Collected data
:::
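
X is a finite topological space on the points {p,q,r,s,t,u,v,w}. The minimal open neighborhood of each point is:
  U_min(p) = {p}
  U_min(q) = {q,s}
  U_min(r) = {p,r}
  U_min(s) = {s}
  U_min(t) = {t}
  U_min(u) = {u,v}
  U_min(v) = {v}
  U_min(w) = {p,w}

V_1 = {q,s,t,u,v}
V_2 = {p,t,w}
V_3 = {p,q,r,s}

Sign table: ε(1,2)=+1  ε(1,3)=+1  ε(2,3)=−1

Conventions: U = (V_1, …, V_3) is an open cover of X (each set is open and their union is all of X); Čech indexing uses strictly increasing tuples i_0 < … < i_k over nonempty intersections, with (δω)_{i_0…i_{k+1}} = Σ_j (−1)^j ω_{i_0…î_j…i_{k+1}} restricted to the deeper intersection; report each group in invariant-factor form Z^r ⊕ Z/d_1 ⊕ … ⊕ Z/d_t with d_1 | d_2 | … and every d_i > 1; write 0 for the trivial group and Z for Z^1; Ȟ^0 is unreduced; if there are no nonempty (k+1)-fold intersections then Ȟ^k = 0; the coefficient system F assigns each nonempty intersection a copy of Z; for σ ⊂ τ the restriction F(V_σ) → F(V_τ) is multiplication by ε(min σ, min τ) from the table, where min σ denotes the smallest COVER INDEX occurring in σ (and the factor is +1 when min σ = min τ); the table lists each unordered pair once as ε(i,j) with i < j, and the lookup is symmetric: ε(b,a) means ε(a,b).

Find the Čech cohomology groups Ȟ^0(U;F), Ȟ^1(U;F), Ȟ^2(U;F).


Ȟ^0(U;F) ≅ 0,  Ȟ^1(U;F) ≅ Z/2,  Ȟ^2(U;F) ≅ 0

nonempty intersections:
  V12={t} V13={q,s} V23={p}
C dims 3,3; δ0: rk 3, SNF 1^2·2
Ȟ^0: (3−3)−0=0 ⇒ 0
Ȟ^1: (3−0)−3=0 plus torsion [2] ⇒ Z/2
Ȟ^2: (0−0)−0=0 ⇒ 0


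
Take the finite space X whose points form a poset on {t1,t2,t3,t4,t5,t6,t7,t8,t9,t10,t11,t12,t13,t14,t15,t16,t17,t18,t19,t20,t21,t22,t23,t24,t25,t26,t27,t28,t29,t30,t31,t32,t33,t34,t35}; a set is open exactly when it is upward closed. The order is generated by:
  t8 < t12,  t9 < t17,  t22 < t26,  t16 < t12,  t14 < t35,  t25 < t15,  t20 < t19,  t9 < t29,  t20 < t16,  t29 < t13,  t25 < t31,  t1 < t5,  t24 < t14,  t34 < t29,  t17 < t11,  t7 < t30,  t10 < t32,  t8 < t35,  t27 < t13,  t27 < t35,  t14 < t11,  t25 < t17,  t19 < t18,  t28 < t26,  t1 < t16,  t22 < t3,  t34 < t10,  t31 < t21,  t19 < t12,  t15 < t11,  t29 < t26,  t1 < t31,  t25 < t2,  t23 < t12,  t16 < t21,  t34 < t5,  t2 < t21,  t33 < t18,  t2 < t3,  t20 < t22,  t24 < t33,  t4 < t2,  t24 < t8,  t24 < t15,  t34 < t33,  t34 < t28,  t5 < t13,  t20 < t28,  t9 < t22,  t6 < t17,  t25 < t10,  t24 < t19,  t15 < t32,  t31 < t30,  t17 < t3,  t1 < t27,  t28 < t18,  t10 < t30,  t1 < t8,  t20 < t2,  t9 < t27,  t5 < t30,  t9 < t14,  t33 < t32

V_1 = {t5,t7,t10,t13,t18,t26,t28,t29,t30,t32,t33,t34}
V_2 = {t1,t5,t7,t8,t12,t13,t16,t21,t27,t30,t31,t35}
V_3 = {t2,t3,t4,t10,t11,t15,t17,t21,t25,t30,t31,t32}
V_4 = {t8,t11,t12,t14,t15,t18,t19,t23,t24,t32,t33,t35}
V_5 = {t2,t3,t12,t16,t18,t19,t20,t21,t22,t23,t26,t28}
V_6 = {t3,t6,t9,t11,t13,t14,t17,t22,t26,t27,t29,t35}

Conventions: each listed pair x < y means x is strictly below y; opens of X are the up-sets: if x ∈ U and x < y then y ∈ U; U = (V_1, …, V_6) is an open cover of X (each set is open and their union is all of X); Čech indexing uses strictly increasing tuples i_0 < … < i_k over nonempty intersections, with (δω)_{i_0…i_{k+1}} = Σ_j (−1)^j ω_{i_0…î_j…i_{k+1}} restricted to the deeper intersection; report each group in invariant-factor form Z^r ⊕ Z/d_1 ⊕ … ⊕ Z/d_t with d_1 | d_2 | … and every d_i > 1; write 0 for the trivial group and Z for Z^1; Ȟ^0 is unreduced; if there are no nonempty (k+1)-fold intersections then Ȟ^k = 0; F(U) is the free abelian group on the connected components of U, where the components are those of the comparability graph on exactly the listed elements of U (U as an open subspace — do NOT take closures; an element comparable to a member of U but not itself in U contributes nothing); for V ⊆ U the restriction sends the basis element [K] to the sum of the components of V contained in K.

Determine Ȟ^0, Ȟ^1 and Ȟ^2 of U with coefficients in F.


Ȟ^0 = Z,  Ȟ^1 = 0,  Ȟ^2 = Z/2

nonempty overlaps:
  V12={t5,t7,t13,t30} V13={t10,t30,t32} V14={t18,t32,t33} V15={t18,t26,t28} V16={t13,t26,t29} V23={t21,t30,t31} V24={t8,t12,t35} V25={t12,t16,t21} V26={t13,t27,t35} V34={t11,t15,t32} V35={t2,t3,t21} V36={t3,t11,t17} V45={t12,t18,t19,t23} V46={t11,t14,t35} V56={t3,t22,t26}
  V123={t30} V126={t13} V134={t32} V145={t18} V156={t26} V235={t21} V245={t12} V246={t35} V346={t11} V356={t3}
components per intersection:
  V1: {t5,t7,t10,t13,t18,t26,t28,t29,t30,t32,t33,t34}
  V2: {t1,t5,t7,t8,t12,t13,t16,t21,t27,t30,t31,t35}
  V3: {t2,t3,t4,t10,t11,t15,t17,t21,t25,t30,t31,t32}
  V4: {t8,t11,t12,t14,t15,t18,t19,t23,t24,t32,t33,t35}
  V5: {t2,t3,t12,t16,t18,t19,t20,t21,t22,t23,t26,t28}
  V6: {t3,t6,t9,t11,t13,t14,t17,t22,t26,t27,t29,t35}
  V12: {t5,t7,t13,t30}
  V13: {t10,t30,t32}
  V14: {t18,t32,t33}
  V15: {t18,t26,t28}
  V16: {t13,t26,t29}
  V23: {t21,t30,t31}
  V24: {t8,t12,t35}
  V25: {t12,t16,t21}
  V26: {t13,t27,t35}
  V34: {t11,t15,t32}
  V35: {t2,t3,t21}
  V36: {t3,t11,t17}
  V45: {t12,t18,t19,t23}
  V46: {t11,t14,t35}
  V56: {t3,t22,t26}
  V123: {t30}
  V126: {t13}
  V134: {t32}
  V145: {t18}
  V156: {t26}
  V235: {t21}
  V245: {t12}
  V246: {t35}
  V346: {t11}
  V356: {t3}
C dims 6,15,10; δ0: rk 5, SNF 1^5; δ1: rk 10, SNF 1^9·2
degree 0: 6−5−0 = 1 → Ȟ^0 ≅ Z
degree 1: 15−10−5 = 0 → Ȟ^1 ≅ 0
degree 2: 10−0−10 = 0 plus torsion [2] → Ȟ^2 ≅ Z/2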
:::
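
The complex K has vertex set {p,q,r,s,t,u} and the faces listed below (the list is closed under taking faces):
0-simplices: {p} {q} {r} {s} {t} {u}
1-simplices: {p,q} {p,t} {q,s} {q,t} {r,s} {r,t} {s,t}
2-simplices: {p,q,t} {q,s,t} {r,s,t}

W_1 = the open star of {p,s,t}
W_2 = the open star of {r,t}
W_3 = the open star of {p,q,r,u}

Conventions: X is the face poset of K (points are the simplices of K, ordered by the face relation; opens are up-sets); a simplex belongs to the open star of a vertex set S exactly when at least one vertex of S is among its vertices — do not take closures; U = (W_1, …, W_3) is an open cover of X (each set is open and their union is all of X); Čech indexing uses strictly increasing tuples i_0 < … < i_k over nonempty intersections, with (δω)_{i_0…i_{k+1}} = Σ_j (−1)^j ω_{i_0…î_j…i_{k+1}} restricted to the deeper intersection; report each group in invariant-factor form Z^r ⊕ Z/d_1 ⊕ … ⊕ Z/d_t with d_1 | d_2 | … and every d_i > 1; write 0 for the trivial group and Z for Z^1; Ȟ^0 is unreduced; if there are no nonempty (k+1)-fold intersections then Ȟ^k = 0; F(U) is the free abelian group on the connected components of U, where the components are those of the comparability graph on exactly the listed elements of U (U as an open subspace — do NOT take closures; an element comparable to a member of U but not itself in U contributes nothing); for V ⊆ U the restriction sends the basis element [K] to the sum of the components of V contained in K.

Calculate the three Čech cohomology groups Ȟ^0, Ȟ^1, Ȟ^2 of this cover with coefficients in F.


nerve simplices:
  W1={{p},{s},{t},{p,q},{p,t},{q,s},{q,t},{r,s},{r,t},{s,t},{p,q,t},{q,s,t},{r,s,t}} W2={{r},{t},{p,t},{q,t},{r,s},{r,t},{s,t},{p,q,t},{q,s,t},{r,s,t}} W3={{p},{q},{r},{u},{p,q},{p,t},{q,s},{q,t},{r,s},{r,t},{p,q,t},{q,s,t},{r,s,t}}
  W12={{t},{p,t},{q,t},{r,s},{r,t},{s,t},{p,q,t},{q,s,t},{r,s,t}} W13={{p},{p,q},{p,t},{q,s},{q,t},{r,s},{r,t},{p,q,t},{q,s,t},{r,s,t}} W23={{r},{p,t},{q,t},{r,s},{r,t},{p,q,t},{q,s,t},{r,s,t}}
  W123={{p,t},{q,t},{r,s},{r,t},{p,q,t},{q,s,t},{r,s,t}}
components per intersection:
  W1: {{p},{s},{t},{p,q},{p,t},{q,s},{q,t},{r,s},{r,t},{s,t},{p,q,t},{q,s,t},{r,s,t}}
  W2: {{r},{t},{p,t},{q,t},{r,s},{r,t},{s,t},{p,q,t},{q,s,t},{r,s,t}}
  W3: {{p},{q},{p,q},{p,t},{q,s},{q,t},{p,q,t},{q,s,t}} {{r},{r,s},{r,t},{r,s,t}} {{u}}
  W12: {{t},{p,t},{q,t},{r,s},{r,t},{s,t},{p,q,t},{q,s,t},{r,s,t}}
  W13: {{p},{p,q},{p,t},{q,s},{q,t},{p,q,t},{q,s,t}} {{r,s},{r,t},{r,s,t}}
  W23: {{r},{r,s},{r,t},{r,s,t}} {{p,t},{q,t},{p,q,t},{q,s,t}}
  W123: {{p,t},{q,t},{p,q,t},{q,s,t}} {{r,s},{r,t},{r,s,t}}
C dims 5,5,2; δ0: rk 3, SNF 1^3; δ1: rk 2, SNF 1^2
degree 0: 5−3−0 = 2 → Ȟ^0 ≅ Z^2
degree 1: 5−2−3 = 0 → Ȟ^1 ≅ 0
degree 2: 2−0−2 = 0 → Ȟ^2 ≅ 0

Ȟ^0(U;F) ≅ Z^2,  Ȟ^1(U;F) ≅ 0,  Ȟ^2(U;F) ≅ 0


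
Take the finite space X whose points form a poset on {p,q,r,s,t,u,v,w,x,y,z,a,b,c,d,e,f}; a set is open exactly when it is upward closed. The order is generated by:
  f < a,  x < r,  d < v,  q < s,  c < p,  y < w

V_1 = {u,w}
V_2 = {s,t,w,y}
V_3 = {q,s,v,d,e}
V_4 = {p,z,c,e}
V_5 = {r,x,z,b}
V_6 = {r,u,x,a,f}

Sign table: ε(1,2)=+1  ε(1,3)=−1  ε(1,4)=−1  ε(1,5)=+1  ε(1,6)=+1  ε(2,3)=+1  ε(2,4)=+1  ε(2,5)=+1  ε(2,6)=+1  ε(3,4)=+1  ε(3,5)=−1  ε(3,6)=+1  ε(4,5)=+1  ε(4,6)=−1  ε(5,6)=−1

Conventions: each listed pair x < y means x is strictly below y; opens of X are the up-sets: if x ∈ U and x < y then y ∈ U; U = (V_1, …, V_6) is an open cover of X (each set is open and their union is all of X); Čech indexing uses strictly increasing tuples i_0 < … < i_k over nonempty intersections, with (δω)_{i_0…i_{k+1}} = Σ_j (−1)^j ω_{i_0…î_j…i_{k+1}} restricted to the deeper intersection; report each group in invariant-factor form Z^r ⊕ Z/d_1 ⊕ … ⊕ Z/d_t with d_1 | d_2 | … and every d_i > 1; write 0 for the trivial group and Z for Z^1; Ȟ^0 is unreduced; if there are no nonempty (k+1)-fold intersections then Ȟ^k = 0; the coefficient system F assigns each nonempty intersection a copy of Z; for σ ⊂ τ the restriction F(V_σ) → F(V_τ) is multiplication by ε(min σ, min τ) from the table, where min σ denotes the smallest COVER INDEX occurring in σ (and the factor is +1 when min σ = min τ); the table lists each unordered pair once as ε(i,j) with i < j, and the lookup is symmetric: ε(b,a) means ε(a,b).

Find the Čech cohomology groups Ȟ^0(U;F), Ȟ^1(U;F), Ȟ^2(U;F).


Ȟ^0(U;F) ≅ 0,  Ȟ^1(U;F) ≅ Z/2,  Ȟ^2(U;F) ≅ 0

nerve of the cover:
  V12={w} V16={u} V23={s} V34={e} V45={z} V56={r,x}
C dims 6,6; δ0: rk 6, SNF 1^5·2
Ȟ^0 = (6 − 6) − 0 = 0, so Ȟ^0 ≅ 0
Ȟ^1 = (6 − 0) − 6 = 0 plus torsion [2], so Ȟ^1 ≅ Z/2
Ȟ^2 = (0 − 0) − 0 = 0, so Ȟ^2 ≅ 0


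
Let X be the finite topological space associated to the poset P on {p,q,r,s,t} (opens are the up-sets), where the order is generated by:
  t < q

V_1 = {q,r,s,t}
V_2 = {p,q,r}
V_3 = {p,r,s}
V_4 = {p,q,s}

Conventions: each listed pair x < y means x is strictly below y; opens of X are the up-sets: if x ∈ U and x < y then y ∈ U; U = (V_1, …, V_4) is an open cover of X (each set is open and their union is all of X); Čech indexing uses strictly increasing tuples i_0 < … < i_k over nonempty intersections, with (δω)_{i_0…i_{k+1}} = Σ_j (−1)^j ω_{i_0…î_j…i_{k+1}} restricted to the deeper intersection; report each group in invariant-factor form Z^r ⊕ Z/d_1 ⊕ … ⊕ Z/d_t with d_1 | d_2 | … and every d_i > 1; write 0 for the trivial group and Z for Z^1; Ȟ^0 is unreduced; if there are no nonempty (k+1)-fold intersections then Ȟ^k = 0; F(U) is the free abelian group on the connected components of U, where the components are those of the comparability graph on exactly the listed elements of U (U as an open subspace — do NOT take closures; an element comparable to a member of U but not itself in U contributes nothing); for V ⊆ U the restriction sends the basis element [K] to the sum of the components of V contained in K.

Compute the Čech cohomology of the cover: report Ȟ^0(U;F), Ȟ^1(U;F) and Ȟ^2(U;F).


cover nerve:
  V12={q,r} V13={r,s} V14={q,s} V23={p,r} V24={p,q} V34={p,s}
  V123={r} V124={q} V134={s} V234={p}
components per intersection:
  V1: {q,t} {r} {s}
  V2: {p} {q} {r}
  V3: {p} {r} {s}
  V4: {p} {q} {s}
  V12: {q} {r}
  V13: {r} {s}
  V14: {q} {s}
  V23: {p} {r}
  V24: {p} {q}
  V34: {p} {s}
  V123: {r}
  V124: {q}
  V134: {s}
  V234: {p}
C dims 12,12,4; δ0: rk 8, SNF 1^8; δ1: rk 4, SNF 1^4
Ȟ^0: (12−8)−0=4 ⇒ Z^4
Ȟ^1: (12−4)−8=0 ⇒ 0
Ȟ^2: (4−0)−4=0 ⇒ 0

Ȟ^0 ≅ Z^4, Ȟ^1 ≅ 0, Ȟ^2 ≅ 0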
:::
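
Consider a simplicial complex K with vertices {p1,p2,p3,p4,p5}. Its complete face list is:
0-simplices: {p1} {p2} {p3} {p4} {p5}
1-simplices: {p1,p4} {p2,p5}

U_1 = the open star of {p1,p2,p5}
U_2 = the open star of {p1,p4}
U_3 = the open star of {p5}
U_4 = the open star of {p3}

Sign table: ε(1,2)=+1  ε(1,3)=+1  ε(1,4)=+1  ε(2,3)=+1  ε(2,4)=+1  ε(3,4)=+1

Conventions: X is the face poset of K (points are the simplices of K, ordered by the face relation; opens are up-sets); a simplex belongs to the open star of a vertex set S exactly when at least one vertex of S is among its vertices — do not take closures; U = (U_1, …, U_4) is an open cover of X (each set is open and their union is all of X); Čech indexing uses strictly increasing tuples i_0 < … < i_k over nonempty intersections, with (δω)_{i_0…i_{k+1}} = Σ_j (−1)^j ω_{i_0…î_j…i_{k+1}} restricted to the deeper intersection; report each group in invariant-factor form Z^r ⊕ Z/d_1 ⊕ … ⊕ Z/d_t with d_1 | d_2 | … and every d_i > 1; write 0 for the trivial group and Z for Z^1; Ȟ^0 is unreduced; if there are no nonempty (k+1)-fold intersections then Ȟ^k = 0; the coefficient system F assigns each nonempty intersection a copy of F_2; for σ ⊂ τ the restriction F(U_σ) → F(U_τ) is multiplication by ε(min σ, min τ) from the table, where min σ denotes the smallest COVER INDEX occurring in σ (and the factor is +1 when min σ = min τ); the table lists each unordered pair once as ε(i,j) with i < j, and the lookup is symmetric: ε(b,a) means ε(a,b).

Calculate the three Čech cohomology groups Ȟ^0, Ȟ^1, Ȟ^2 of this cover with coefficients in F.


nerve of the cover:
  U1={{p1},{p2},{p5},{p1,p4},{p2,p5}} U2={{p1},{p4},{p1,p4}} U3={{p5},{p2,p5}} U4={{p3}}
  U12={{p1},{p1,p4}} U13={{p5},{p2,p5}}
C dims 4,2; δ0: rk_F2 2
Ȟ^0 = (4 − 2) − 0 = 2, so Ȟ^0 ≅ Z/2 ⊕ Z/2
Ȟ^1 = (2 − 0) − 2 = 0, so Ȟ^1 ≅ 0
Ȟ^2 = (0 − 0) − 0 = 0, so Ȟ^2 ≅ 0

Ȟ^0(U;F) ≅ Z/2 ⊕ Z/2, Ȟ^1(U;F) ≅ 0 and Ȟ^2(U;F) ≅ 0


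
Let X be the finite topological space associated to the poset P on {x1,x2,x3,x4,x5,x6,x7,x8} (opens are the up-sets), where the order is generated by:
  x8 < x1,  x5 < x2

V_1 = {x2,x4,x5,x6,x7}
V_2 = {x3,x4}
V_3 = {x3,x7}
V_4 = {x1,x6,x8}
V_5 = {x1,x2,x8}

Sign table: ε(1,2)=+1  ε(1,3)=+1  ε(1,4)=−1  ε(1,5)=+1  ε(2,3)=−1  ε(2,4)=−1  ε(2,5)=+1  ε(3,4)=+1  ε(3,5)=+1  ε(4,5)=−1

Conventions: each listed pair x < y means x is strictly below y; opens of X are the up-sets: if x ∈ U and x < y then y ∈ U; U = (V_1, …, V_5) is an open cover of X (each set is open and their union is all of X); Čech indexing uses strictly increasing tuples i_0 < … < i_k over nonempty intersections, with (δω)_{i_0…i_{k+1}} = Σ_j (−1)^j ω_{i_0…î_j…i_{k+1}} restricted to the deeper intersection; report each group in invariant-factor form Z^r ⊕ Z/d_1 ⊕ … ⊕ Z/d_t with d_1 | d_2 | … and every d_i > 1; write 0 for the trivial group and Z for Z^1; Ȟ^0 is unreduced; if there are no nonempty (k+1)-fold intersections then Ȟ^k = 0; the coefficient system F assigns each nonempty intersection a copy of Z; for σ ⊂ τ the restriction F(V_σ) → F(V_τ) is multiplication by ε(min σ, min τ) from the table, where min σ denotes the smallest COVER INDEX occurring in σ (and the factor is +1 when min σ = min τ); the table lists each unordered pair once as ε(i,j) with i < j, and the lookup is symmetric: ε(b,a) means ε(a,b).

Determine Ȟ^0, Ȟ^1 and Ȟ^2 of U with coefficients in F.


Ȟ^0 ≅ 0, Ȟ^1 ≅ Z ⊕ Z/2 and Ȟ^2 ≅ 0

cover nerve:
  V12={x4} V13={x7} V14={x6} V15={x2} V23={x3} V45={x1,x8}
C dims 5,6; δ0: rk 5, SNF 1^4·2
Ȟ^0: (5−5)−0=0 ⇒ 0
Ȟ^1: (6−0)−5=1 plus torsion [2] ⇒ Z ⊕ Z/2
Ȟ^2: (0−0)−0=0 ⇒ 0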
:::
* Task item:
Your answer must be one number: how many lines of the entries hold the string "associated".

* Result:
2